- _ENTRIES PROVIDED_

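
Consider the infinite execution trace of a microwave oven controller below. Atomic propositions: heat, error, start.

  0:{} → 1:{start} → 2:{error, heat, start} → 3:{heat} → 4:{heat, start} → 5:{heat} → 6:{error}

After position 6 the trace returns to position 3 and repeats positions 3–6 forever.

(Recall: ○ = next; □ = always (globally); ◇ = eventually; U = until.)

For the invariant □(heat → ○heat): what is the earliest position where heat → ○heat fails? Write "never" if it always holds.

5

Check heat → ○heat at each position in order: 0 ✓, 1 ✓, 2 ✓, 3 ✓, 4 ✓.
At position 5 the labels are {heat} and the next position 6 has {error}, so heat → ○heat is false there. This is the first violation.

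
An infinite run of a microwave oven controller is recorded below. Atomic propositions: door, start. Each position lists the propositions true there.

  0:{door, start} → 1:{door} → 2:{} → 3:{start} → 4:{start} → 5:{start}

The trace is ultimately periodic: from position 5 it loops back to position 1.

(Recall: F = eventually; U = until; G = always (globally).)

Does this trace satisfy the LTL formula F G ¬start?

G ¬start is false at every position 0..5, so it never becomes true and F G ¬start fails.

Violated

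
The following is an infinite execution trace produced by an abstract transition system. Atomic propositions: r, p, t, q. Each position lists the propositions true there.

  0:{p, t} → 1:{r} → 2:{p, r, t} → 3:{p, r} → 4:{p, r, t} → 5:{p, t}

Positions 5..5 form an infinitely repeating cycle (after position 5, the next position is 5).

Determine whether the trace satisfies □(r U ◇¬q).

Holds

r U ◇¬q holds at every position 0..5, and those are all positions ever visited, so □(r U ◇¬q) holds.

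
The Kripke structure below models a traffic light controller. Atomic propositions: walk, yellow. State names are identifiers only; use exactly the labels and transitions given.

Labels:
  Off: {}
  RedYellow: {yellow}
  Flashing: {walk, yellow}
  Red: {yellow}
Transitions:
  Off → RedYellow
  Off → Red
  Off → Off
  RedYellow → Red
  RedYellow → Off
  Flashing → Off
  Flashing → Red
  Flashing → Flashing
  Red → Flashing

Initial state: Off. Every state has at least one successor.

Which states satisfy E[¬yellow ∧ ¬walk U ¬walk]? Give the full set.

{Off, RedYellow, Red}

States satisfying ¬yellow ∧ ¬walk: {Off}.
States satisfying ¬walk: {Off, RedYellow, Red}.
States satisfying E[¬yellow ∧ ¬walk U ¬walk]: {Off, RedYellow, Red}.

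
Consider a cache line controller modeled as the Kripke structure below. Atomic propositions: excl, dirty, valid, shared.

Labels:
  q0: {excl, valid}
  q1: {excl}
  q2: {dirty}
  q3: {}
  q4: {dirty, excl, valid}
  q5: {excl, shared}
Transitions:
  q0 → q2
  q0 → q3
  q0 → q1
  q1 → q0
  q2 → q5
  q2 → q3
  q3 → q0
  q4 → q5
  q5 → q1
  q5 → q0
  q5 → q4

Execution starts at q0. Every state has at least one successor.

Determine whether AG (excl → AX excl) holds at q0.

Violated

States satisfying excl → AX excl: {q1, q2, q3, q4, q5}.
States satisfying AG (excl → AX excl): ∅.
q0 is reachable from q0 and violates excl → AX excl, so AG fails at q0.
q0 ∉ Sat(AG (excl → AX excl)).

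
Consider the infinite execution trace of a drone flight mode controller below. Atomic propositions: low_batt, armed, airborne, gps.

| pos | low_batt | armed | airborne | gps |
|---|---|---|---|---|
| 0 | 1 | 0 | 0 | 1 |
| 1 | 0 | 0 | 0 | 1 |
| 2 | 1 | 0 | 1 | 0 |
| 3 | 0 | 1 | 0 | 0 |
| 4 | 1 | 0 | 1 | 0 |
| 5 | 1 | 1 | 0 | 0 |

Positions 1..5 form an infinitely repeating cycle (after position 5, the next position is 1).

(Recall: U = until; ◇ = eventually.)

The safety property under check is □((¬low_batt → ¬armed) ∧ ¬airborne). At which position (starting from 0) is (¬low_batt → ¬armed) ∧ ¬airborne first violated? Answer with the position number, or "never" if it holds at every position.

2

Check (¬low_batt → ¬armed) ∧ ¬airborne at each position in order: 0 ✓, 1 ✓.
At position 2 the labels are {airborne, low_batt}, so (¬low_batt → ¬armed) ∧ ¬airborne is false there. This is the first violation.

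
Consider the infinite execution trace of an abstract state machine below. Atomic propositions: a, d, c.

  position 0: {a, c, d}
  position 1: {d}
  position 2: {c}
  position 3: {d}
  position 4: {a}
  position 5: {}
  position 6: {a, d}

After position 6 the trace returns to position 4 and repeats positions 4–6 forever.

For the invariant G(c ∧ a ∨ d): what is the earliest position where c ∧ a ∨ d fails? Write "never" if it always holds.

2

Check c ∧ a ∨ d at each position in order: 0 ✓, 1 ✓.
At position 2 the labels are {c}, so c ∧ a ∨ d is false there. This is the first violation.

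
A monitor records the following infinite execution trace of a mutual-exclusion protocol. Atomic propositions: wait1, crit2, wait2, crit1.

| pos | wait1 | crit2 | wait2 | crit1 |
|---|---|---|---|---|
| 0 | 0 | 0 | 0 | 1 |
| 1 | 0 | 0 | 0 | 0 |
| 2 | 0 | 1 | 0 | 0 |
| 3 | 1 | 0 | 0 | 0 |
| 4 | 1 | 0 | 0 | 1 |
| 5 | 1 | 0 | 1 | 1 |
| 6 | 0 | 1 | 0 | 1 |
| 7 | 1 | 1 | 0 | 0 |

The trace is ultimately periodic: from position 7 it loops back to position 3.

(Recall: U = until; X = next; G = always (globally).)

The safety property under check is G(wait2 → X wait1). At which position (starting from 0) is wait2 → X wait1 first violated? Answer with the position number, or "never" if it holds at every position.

5

Check wait2 → X wait1 at each position in order: 0 ✓, 1 ✓, 2 ✓, 3 ✓, 4 ✓.
At position 5 the labels are {crit1, wait1, wait2} and the next position 6 has {crit1, crit2}, so wait2 → X wait1 is false there. This is the first violation.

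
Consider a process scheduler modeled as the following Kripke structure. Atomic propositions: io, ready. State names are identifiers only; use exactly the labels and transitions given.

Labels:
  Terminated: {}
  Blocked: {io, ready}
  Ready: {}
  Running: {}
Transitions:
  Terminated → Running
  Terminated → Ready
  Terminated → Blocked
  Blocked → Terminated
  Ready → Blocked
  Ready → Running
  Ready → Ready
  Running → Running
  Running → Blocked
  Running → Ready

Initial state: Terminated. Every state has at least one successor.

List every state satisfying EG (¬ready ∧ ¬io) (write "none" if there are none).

States satisfying ¬ready ∧ ¬io: {Terminated, Ready, Running}.
States satisfying EG (¬ready ∧ ¬io): {Terminated, Ready, Running}.

{Terminated, Ready, Running}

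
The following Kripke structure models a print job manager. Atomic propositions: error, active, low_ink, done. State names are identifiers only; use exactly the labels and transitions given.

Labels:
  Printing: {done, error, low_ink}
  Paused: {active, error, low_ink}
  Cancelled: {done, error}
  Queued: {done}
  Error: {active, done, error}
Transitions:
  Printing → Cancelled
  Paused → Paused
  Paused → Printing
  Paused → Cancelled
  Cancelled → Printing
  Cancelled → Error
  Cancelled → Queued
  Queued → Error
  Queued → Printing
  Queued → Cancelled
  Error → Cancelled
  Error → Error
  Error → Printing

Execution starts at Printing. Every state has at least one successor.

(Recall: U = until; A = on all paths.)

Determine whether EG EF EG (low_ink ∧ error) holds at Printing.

Does not hold

States satisfying EF EG (low_ink ∧ error): {Paused}.
States satisfying EG EF EG (low_ink ∧ error): {Paused}.
No suitable path/successor from Printing witnesses the formula.
Printing ∉ Sat(EG EF EG (low_ink ∧ error)).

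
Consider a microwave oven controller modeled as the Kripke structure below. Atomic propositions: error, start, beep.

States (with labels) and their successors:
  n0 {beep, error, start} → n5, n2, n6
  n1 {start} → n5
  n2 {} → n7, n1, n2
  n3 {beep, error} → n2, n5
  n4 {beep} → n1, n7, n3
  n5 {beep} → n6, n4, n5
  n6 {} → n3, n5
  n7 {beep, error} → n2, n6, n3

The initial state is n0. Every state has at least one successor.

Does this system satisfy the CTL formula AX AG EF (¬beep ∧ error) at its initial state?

States satisfying AG EF (¬beep ∧ error): ∅.
States satisfying AX AG EF (¬beep ∧ error): ∅.
n0 ∉ Sat(AX AG EF (¬beep ∧ error)).

Does not hold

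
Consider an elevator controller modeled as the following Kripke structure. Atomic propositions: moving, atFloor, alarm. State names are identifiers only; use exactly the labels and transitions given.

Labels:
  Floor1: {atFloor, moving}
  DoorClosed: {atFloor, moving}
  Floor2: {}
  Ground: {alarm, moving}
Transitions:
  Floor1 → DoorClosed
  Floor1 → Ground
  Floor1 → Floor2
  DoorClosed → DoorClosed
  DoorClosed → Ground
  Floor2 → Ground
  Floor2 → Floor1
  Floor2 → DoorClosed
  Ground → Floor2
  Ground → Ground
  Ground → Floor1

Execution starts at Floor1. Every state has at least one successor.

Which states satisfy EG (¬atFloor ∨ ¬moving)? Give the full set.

States satisfying ¬atFloor ∨ ¬moving: {Floor2, Ground}.
States satisfying EG (¬atFloor ∨ ¬moving): {Floor2, Ground}.

{Floor2, Ground}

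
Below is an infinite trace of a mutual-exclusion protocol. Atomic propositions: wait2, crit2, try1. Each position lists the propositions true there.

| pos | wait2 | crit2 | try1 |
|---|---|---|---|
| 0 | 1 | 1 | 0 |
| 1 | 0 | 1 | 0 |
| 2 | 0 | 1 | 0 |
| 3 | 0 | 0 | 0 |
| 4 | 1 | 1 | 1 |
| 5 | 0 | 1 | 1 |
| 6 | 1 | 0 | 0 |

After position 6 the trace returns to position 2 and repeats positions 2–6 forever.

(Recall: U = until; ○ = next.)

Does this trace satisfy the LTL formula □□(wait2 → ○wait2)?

Violated

□(wait2 → ○wait2) must hold at every position from 0 onward. It fails at position 0, so □□(wait2 → ○wait2) is false.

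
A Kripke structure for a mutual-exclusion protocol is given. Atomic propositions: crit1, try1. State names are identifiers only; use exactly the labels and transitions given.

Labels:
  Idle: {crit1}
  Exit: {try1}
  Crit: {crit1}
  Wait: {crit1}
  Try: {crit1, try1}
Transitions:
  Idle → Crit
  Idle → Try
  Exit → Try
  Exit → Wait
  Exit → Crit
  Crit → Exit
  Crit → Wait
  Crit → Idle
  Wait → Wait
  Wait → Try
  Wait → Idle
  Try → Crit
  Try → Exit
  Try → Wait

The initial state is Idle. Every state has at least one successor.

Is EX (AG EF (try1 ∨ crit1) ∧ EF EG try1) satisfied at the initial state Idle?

Satisfied

States satisfying AG EF (try1 ∨ crit1) ∧ EF EG try1: {Idle, Exit, Crit, Wait, Try}.
States satisfying EX (AG EF (try1 ∨ crit1) ∧ EF EG try1): {Idle, Exit, Crit, Wait, Try}.
Idle ∈ Sat(EX (AG EF (try1 ∨ crit1) ∧ EF EG try1)).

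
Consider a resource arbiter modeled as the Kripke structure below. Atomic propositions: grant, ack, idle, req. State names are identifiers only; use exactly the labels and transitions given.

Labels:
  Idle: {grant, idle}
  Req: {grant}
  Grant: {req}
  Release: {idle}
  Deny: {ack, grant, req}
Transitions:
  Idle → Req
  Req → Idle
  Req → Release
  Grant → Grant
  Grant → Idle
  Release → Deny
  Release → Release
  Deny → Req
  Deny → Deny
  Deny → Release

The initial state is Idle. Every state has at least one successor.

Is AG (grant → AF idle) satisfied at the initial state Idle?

States satisfying grant → AF idle: {Idle, Req, Grant, Release}.
States satisfying AG (grant → AF idle): ∅.
Deny is reachable from Idle and violates grant → AF idle, so AG fails at Idle.
Idle ∉ Sat(AG (grant → AF idle)).

No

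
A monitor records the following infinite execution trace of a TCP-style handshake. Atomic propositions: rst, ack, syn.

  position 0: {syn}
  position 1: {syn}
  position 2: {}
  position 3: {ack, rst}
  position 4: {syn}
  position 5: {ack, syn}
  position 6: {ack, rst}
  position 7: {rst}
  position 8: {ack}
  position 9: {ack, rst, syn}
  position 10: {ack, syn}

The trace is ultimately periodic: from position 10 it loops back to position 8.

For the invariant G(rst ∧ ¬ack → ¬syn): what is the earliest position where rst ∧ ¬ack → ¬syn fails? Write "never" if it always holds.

never

rst ∧ ¬ack → ¬syn holds at every position 0..10, and those are all the positions the trace ever visits, so the invariant G(rst ∧ ¬ack → ¬syn) is never violated.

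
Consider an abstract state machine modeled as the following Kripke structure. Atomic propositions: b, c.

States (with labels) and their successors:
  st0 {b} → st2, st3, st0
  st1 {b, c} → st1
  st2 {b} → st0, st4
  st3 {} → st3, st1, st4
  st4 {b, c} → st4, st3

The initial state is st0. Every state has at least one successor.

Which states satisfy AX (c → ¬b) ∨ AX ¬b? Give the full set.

States satisfying c → ¬b: {st0, st2, st3}.
States satisfying AX (c → ¬b): {st0}.
States satisfying ¬b: {st3}.
States satisfying AX ¬b: ∅.
States satisfying AX (c → ¬b) ∨ AX ¬b: {st0}.

{st0}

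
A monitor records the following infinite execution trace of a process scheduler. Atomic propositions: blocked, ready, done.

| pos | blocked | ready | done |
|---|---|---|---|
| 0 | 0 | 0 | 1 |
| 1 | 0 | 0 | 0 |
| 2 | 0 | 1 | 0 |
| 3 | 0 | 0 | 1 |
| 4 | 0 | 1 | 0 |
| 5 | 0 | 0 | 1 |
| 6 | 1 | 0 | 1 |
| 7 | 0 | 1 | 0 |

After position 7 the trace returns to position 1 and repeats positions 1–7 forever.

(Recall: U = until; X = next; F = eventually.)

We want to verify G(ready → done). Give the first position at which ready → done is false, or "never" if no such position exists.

Check ready → done at each position in order: 0 ✓, 1 ✓.
At position 2 the labels are {ready}, so ready → done is false there. This is the first violation.

2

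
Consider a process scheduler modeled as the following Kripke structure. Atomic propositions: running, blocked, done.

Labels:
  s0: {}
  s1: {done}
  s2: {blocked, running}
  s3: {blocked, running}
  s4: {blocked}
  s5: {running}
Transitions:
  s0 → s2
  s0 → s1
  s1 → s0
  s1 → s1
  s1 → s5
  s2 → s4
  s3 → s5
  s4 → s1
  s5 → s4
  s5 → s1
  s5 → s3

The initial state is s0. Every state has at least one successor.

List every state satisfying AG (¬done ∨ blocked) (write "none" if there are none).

States satisfying ¬done ∨ blocked: {s0, s2, s3, s4, s5}.
States satisfying AG (¬done ∨ blocked): ∅.

none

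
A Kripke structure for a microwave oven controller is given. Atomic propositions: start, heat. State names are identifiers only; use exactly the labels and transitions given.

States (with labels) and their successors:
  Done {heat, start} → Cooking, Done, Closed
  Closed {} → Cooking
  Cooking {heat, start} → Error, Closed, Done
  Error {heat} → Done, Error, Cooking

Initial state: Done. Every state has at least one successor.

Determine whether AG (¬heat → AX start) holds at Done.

Satisfied

States satisfying ¬heat → AX start: {Done, Closed, Cooking, Error}.
States satisfying AG (¬heat → AX start): {Done, Closed, Cooking, Error}.
Every state reachable from Done satisfies ¬heat → AX start.
Done ∈ Sat(AG (¬heat → AX start)).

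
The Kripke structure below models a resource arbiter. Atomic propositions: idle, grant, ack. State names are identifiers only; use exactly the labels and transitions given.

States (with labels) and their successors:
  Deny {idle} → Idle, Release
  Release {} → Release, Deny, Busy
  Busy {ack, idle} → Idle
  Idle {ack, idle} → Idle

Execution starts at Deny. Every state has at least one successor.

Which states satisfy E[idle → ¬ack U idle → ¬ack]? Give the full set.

States satisfying idle → ¬ack: {Deny, Release}.
States satisfying E[idle → ¬ack U idle → ¬ack]: {Deny, Release}.

{Deny, Release}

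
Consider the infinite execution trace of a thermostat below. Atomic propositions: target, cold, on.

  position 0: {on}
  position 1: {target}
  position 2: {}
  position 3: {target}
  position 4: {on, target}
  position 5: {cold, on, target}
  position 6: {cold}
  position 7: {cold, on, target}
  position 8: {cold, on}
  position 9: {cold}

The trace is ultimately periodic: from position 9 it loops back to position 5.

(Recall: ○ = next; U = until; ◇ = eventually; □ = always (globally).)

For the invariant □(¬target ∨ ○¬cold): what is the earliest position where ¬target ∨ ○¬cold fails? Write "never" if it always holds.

Check ¬target ∨ ○¬cold at each position in order: 0 ✓, 1 ✓, 2 ✓, 3 ✓.
At position 4 the labels are {on, target} and the next position 5 has {cold, on, target}, so ¬target ∨ ○¬cold is false there. This is the first violation.

4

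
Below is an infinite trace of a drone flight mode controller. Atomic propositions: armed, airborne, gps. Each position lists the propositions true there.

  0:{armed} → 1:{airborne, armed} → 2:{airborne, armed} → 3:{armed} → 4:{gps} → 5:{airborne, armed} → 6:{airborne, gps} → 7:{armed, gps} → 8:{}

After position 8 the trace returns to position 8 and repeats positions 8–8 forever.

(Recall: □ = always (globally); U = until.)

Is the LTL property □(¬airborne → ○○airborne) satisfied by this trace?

Violated

¬airborne → ○○airborne must hold at every position from 0 onward. It fails at position 7, so □(¬airborne → ○○airborne) is false.
Positions where ¬airborne holds: 0, 3, 4, 7, 8.
Check ○○airborne at each: 0→ok, 3→ok, 4→ok, 7→fails, 8→fails.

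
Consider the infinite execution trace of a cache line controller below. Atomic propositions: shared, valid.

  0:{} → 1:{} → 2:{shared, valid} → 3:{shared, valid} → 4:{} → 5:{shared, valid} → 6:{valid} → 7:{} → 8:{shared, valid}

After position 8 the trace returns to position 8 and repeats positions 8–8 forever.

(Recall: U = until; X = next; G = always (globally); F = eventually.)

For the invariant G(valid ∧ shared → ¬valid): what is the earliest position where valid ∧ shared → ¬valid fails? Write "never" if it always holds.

Check valid ∧ shared → ¬valid at each position in order: 0 ✓, 1 ✓.
At position 2 the labels are {shared, valid}, so valid ∧ shared → ¬valid is false there. This is the first violation.

2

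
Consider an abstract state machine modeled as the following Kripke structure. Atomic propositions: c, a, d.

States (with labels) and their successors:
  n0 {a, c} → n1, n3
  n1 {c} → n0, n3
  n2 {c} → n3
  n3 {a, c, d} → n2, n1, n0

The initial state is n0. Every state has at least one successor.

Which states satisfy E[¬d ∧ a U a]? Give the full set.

States satisfying ¬d ∧ a: {n0}.
States satisfying a: {n0, n3}.
States satisfying E[¬d ∧ a U a]: {n0, n3}.

{n0, n3}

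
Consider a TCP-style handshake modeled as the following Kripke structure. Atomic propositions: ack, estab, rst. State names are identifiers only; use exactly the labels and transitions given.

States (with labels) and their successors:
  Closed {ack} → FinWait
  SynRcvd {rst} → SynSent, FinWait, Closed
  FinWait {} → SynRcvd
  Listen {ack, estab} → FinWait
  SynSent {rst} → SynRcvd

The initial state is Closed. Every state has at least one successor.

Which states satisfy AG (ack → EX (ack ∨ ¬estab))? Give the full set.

States satisfying ack → EX (ack ∨ ¬estab): {Closed, SynRcvd, FinWait, Listen, SynSent}.
States satisfying AG (ack → EX (ack ∨ ¬estab)): {Closed, SynRcvd, FinWait, Listen, SynSent}.

{Closed, SynRcvd, FinWait, Listen, SynSent}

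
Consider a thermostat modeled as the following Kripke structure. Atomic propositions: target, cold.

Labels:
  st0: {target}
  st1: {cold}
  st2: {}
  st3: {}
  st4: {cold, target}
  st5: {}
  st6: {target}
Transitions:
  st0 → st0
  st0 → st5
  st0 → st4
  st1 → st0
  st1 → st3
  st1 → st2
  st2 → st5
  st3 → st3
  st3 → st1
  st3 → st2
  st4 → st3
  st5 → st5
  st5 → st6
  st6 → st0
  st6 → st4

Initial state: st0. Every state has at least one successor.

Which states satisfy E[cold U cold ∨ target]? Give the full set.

{st0, st1, st4, st6}

States satisfying cold: {st1, st4}.
States satisfying cold ∨ target: {st0, st1, st4, st6}.
States satisfying E[cold U cold ∨ target]: {st0, st1, st4, st6}.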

- _REQUIRED WORK_
Only a number is needed here: how many lines of the data include the word "process"?

- _EXERCISE OUTPUT_
3